WORK REQUIRED
Your answer must consist solely of the line containing "How many inversions" and all subsequent lines through the end of the entries, reproduced exactly.

DATA FOR THIS TASK
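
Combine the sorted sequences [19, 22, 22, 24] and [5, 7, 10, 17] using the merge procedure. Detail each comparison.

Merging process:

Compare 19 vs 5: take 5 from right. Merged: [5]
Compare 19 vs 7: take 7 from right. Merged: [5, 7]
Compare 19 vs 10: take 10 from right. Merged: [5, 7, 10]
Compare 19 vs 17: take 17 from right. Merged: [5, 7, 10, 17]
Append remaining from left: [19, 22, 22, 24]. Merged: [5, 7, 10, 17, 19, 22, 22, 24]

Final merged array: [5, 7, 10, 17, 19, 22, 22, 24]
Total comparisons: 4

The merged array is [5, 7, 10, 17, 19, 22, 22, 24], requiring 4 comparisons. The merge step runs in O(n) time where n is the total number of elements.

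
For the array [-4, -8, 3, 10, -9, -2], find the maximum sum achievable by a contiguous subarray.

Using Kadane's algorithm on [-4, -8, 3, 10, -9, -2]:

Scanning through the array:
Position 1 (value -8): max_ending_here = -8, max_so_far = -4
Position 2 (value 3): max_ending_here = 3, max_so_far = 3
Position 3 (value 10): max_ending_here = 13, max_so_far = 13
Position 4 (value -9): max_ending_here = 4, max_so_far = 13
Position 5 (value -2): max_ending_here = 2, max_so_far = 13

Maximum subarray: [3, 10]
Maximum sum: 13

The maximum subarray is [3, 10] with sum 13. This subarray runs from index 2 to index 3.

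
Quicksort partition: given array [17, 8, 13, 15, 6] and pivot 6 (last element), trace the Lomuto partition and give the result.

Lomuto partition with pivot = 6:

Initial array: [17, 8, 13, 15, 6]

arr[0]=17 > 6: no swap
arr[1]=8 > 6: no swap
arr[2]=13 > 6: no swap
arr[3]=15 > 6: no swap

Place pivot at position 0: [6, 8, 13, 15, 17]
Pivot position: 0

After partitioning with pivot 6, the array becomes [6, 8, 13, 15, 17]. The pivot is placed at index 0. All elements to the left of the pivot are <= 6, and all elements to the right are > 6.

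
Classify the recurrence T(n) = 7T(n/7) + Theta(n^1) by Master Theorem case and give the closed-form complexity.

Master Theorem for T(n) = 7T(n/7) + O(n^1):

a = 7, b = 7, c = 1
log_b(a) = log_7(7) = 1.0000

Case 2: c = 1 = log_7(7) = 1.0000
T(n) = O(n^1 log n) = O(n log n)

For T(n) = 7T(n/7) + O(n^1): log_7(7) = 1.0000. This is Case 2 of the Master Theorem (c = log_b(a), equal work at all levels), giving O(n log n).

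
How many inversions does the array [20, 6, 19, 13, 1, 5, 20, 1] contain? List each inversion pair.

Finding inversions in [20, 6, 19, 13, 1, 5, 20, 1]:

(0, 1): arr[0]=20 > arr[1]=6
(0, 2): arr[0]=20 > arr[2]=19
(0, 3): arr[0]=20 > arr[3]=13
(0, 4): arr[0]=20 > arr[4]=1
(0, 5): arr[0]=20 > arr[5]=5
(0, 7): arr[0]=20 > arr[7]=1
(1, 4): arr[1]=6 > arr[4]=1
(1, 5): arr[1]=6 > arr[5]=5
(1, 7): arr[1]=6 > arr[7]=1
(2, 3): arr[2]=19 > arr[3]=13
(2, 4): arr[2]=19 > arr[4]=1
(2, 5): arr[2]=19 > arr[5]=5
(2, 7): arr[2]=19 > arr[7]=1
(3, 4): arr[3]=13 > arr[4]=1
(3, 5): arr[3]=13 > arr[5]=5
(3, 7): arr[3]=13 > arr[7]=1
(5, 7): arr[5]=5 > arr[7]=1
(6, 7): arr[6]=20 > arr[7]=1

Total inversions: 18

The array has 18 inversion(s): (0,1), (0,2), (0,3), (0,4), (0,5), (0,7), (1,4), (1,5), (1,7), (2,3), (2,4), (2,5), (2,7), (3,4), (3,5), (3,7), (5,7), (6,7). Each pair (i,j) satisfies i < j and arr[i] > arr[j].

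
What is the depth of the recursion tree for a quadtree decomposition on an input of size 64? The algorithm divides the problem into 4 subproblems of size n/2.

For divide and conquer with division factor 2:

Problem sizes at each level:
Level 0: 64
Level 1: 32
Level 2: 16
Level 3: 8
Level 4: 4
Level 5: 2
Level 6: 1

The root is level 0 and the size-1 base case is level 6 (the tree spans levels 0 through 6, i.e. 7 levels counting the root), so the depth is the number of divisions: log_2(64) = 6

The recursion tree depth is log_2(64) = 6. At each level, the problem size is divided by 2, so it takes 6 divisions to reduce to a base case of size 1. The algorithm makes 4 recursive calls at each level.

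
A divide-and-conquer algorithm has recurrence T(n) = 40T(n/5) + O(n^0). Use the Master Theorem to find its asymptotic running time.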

RESULT BELOW
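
How many inversions does the array [20, 6, 19, 13, 1, 5, 20, 1] contain? List each inversion pair.

Finding inversions in [20, 6, 19, 13, 1, 5, 20, 1]:

(0, 1): arr[0]=20 > arr[1]=6
(0, 2): arr[0]=20 > arr[2]=19
(0, 3): arr[0]=20 > arr[3]=13
(0, 4): arr[0]=20 > arr[4]=1
(0, 5): arr[0]=20 > arr[5]=5
(0, 7): arr[0]=20 > arr[7]=1
(1, 4): arr[1]=6 > arr[4]=1
(1, 5): arr[1]=6 > arr[5]=5
(1, 7): arr[1]=6 > arr[7]=1
(2, 3): arr[2]=19 > arr[3]=13
(2, 4): arr[2]=19 > arr[4]=1
(2, 5): arr[2]=19 > arr[5]=5
(2, 7): arr[2]=19 > arr[7]=1
(3, 4): arr[3]=13 > arr[4]=1
(3, 5): arr[3]=13 > arr[5]=5
(3, 7): arr[3]=13 > arr[7]=1
(5, 7): arr[5]=5 > arr[7]=1
(6, 7): arr[6]=20 > arr[7]=1

Total inversions: 18

The array has 18 inversion(s): (0,1), (0,2), (0,3), (0,4), (0,5), (0,7), (1,4), (1,5), (1,7), (2,3), (2,4), (2,5), (2,7), (3,4), (3,5), (3,7), (5,7), (6,7). Each pair (i,j) satisfies i < j and arr[i] > arr[j].

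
What is the depth of the recursion tree for a quadtree decomposition on an input of size 64? The algorithm divides the problem into 4 subproblems of size n/2.

For divide and conquer with division factor 2:

Problem sizes at each level:
Level 0: 64
Level 1: 32
Level 2: 16
Level 3: 8
Level 4: 4
Level 5: 2
Level 6: 1

The root is level 0 and the size-1 base case is level 6 (the tree spans levels 0 through 6, i.e. 7 levels counting the root), so the depth is the number of divisions: log_2(64) = 6

The recursion tree depth is log_2(64) = 6. At each level, the problem size is divided by 2, so it takes 6 divisions to reduce to a base case of size 1. The algorithm makes 4 recursive calls at each level.

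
A divide-and-conquer algorithm has recurrence T(n) = 40T(n/5) + O(n^0). Use the Master Theorem to find its asymptotic running time.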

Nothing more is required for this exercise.